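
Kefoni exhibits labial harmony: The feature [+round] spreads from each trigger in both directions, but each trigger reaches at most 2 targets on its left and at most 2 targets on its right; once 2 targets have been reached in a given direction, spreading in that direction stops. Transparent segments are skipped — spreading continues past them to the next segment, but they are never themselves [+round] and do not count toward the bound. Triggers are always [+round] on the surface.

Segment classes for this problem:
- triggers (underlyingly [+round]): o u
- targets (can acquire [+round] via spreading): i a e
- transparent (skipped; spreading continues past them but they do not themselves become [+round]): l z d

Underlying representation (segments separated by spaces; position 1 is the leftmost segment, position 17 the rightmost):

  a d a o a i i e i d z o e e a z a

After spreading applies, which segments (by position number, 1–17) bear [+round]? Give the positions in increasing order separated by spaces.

1 3 4 5 6 8 9 12 13 14

From /o/ at 4 rightward: 5 /a/ → [+round]; 6 /i/ → [+round]; bound reached.
From /o/ at 4 leftward: 3 /a/ → [+round]; 2 /d/ transparent; 1 /a/ → [+round]; bound reached.
From /o/ at 12 rightward: 13 /e/ → [+round]; 14 /e/ → [+round]; bound reached.
From /o/ at 12 leftward: 11 /z/ transparent; 10 /d/ transparent; 9 /i/ → [+round]; 8 /e/ → [+round]; bound reached.
Targets with no active source: positions 7 15 17 stay [-round].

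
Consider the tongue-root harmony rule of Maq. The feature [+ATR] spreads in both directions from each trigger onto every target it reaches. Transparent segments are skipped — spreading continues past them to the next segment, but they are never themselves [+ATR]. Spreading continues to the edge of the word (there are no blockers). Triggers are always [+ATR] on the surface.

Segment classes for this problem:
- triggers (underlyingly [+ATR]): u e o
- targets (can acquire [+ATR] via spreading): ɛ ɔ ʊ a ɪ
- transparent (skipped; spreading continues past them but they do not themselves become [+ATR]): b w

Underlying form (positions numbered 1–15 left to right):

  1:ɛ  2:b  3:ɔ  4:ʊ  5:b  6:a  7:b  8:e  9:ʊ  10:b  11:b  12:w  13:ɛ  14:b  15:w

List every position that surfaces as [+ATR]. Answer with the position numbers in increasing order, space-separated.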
################
### Your task:
In the records above, find each line that mentions the string "acquire", then copy it.

### Response to the task:
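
- targets (can acquire [+round] via spreading): i a e
- targets (can acquire [+ATR] via spreading): ɛ ɔ ʊ a ɪ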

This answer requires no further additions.